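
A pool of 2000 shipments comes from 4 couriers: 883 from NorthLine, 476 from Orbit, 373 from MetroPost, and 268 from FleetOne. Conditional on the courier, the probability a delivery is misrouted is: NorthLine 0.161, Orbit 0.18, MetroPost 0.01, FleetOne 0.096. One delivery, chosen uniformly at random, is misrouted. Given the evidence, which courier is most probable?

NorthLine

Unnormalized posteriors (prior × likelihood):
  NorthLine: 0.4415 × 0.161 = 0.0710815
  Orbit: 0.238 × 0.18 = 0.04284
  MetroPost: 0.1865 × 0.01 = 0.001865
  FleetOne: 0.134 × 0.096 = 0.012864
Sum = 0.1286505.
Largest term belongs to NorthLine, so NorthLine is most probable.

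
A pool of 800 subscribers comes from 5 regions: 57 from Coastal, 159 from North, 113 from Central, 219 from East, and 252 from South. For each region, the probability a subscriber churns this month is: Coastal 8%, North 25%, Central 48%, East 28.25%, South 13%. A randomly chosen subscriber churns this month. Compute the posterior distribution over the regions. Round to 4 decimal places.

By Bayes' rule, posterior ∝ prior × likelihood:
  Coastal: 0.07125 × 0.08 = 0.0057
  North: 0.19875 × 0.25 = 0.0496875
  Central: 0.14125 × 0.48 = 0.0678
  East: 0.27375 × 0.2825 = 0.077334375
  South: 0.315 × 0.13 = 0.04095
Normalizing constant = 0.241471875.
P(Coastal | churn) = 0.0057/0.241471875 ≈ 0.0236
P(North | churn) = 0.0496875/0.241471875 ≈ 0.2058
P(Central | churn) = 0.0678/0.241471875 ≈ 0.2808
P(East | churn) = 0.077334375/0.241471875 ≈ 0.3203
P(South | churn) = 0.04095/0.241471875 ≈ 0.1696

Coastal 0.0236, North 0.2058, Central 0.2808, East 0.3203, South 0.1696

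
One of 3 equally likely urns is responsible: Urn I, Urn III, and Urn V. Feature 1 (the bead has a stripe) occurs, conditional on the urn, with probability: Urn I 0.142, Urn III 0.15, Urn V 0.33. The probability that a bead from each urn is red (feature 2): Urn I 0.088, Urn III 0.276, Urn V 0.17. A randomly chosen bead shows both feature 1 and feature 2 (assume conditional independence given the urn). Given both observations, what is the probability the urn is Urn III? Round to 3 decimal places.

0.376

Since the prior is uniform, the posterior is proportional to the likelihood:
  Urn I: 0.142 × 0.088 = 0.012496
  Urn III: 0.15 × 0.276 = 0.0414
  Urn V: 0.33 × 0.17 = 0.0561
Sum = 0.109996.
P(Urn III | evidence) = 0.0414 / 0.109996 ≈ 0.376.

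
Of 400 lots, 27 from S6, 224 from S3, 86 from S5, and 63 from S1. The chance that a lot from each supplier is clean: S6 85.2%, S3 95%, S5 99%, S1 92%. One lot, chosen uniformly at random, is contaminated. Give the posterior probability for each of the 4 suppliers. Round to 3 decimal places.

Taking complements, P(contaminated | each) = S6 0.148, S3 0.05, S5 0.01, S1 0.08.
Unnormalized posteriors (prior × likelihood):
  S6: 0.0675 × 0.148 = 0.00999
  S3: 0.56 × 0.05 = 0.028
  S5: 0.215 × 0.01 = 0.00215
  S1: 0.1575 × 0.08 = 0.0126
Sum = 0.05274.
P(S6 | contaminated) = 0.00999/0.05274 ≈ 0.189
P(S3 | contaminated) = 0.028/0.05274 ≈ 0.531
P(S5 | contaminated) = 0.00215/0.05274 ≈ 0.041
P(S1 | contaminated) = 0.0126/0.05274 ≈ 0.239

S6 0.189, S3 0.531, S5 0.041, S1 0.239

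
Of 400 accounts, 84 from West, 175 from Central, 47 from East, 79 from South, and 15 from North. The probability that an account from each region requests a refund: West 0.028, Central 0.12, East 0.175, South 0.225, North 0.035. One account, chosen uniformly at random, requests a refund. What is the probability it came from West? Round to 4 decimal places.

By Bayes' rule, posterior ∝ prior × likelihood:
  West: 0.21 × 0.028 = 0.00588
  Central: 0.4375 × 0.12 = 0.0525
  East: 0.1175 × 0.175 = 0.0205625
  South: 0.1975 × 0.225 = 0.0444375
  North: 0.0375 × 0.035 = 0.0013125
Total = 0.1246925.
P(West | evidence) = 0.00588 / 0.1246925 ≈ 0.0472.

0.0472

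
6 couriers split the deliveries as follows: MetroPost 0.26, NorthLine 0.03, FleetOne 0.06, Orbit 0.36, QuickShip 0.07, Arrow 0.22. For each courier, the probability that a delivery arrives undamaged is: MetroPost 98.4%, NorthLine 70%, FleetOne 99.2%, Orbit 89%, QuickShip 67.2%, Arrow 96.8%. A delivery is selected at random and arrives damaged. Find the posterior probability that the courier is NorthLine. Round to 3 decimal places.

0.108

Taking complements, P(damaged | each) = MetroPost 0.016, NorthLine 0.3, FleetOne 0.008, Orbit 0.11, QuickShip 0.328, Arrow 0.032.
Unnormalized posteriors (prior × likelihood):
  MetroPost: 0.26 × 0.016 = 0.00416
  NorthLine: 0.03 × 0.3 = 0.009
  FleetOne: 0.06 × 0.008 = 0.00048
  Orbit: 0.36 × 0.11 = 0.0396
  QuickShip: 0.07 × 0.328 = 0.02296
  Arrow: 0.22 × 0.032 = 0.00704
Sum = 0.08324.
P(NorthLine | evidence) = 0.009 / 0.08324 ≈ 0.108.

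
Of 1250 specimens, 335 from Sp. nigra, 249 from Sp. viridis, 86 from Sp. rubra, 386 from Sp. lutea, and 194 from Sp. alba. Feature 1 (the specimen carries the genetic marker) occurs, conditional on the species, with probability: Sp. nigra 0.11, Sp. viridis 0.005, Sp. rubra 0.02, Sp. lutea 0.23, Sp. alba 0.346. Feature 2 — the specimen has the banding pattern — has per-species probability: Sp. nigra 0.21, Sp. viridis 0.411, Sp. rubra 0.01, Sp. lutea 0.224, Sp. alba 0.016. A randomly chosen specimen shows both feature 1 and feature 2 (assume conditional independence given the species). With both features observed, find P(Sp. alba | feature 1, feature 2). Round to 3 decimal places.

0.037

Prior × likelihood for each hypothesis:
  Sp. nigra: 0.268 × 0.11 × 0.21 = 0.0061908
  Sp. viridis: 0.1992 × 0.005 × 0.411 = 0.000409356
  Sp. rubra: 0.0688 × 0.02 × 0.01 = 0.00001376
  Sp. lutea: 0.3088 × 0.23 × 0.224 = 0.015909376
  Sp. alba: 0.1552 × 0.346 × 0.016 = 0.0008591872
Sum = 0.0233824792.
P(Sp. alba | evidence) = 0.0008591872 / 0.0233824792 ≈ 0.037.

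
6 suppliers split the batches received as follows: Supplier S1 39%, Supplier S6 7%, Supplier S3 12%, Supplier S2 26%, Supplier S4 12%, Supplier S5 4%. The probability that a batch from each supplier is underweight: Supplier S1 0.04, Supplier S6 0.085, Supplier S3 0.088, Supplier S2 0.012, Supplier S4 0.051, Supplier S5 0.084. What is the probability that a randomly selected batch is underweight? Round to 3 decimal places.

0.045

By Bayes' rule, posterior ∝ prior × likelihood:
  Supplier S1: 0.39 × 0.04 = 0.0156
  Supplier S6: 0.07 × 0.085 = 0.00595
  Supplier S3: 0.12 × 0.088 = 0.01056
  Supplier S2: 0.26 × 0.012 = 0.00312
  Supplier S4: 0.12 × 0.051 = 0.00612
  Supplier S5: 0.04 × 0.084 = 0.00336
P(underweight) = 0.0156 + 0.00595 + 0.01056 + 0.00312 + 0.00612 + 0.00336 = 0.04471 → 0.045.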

> [PROBLEM TO SOLVE]
Each record shown above must be reproduced exactly.

> [TASK RESULT]
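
A pool of 2000 shipments comes from 4 couriers: 883 from NorthLine, 476 from Orbit, 373 from MetroPost, and 268 from FleetOne. Conditional on the courier, the probability a delivery is misrouted is: NorthLine 0.161, Orbit 0.18, MetroPost 0.01, FleetOne 0.096. One delivery, chosen uniformly at random, is misrouted. Given the evidence, which courier is most probable?

NorthLine

Unnormalized posteriors (prior × likelihood):
  NorthLine: 0.4415 × 0.161 = 0.0710815
  Orbit: 0.238 × 0.18 = 0.04284
  MetroPost: 0.1865 × 0.01 = 0.001865
  FleetOne: 0.134 × 0.096 = 0.012864
Sum = 0.1286505.
Largest term belongs to NorthLine, so NorthLine is most probable.

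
A pool of 800 subscribers comes from 5 regions: 57 from Coastal, 159 from North, 113 from Central, 219 from East, and 252 from South. For each region, the probability a subscriber churns this month is: Coastal 8%, North 25%, Central 48%, East 28.25%, South 13%. A randomly chosen subscriber churns this month. Compute the posterior distribution over the regions. Round to 4 decimal places.

By Bayes' rule, posterior ∝ prior × likelihood:
  Coastal: 0.07125 × 0.08 = 0.0057
  North: 0.19875 × 0.25 = 0.0496875
  Central: 0.14125 × 0.48 = 0.0678
  East: 0.27375 × 0.2825 = 0.077334375
  South: 0.315 × 0.13 = 0.04095
Normalizing constant = 0.241471875.
P(Coastal | churn) = 0.0057/0.241471875 ≈ 0.0236
P(North | churn) = 0.0496875/0.241471875 ≈ 0.2058
P(Central | churn) = 0.0678/0.241471875 ≈ 0.2808
P(East | churn) = 0.077334375/0.241471875 ≈ 0.3203
P(South | churn) = 0.04095/0.241471875 ≈ 0.1696

Coastal 0.0236, North 0.2058, Central 0.2808, East 0.3203, South 0.1696

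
One of 3 equally likely urns is responsible: Urn I, Urn III, and Urn V. Feature 1 (the bead has a stripe) occurs, conditional on the urn, with probability: Urn I 0.142, Urn III 0.15, Urn V 0.33. The probability that a bead from each urn is red (feature 2): Urn I 0.088, Urn III 0.276, Urn V 0.17. A randomly chosen bead shows both feature 1 and feature 2 (assume conditional independence given the urn). Given both observations, what is the probability the urn is Urn III? Round to 3 decimal places.

0.376

Since the prior is uniform, the posterior is proportional to the likelihood:
  Urn I: 0.142 × 0.088 = 0.012496
  Urn III: 0.15 × 0.276 = 0.0414
  Urn V: 0.33 × 0.17 = 0.0561
Sum = 0.109996.
P(Urn III | evidence) = 0.0414 / 0.109996 ≈ 0.376.

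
Of 400 lots, 27 from S6, 224 from S3, 86 from S5, and 63 from S1. The chance that a lot from each supplier is clean: S6 85.2%, S3 95%, S5 99%, S1 92%. One lot, chosen uniformly at random, is contaminated. Give the posterior probability for each of the 4 suppliers. Round to 3 decimal places.

Taking complements, P(contaminated | each) = S6 0.148, S3 0.05, S5 0.01, S1 0.08.
Unnormalized posteriors (prior × likelihood):
  S6: 0.0675 × 0.148 = 0.00999
  S3: 0.56 × 0.05 = 0.028
  S5: 0.215 × 0.01 = 0.00215
  S1: 0.1575 × 0.08 = 0.0126
Sum = 0.05274.
P(S6 | contaminated) = 0.00999/0.05274 ≈ 0.189
P(S3 | contaminated) = 0.028/0.05274 ≈ 0.531
P(S5 | contaminated) = 0.00215/0.05274 ≈ 0.041
P(S1 | contaminated) = 0.0126/0.05274 ≈ 0.239

S6 0.189, S3 0.531, S5 0.041, S1 0.239

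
Of 400 accounts, 84 from West, 175 from Central, 47 from East, 79 from South, and 15 from North. The probability that an account from each region requests a refund: West 0.028, Central 0.12, East 0.175, South 0.225, North 0.035. One account, chosen uniformly at random, requests a refund. What is the probability it came from West? Round to 4 decimal places.

By Bayes' rule, posterior ∝ prior × likelihood:
  West: 0.21 × 0.028 = 0.00588
  Central: 0.4375 × 0.12 = 0.0525
  East: 0.1175 × 0.175 = 0.0205625
  South: 0.1975 × 0.225 = 0.0444375
  North: 0.0375 × 0.035 = 0.0013125
Total = 0.1246925.
P(West | evidence) = 0.00588 / 0.1246925 ≈ 0.0472.

0.0472

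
6 couriers split the deliveries as follows: MetroPost 0.26, NorthLine 0.03, FleetOne 0.06, Orbit 0.36, QuickShip 0.07, Arrow 0.22. For each courier, the probability that a delivery arrives undamaged is: MetroPost 98.4%, NorthLine 70%, FleetOne 99.2%, Orbit 89%, QuickShip 67.2%, Arrow 96.8%. A delivery is selected at random and arrives damaged. Find the posterior probability that the courier is NorthLine. Round to 3 decimal places.

0.108

Taking complements, P(damaged | each) = MetroPost 0.016, NorthLine 0.3, FleetOne 0.008, Orbit 0.11, QuickShip 0.328, Arrow 0.032.
Unnormalized posteriors (prior × likelihood):
  MetroPost: 0.26 × 0.016 = 0.00416
  NorthLine: 0.03 × 0.3 = 0.009
  FleetOne: 0.06 × 0.008 = 0.00048
  Orbit: 0.36 × 0.11 = 0.0396
  QuickShip: 0.07 × 0.328 = 0.02296
  Arrow: 0.22 × 0.032 = 0.00704
Sum = 0.08324.
P(NorthLine | evidence) = 0.009 / 0.08324 ≈ 0.108.

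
Of 1250 specimens, 335 from Sp. nigra, 249 from Sp. viridis, 86 from Sp. rubra, 386 from Sp. lutea, and 194 from Sp. alba. Feature 1 (the specimen carries the genetic marker) occurs, conditional on the species, with probability: Sp. nigra 0.11, Sp. viridis 0.005, Sp. rubra 0.02, Sp. lutea 0.23, Sp. alba 0.346. Feature 2 — the specimen has the banding pattern — has per-species probability: Sp. nigra 0.21, Sp. viridis 0.411, Sp. rubra 0.01, Sp. lutea 0.224, Sp. alba 0.016. A randomly chosen specimen shows both feature 1 and feature 2 (assume conditional independence given the species). With both features observed, find P(Sp. alba | feature 1, feature 2). Round to 3 decimal places.

0.037

Prior × likelihood for each hypothesis:
  Sp. nigra: 0.268 × 0.11 × 0.21 = 0.0061908
  Sp. viridis: 0.1992 × 0.005 × 0.411 = 0.000409356
  Sp. rubra: 0.0688 × 0.02 × 0.01 = 0.00001376
  Sp. lutea: 0.3088 × 0.23 × 0.224 = 0.015909376
  Sp. alba: 0.1552 × 0.346 × 0.016 = 0.0008591872
Sum = 0.0233824792.
P(Sp. alba | evidence) = 0.0008591872 / 0.0233824792 ≈ 0.037.

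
6 suppliers split the batches received as follows: Supplier S1 39%, Supplier S6 7%, Supplier S3 12%, Supplier S2 26%, Supplier S4 12%, Supplier S5 4%. The probability that a batch from each supplier is underweight: Supplier S1 0.04, Supplier S6 0.085, Supplier S3 0.088, Supplier S2 0.012, Supplier S4 0.051, Supplier S5 0.084. What is the probability that a randomly selected batch is underweight? Round to 3 decimal places.

0.045

By Bayes' rule, posterior ∝ prior × likelihood:
  Supplier S1: 0.39 × 0.04 = 0.0156
  Supplier S6: 0.07 × 0.085 = 0.00595
  Supplier S3: 0.12 × 0.088 = 0.01056
  Supplier S2: 0.26 × 0.012 = 0.00312
  Supplier S4: 0.12 × 0.051 = 0.00612
  Supplier S5: 0.04 × 0.084 = 0.00336
P(underweight) = 0.0156 + 0.00595 + 0.01056 + 0.00312 + 0.00612 + 0.00336 = 0.04471 → 0.045.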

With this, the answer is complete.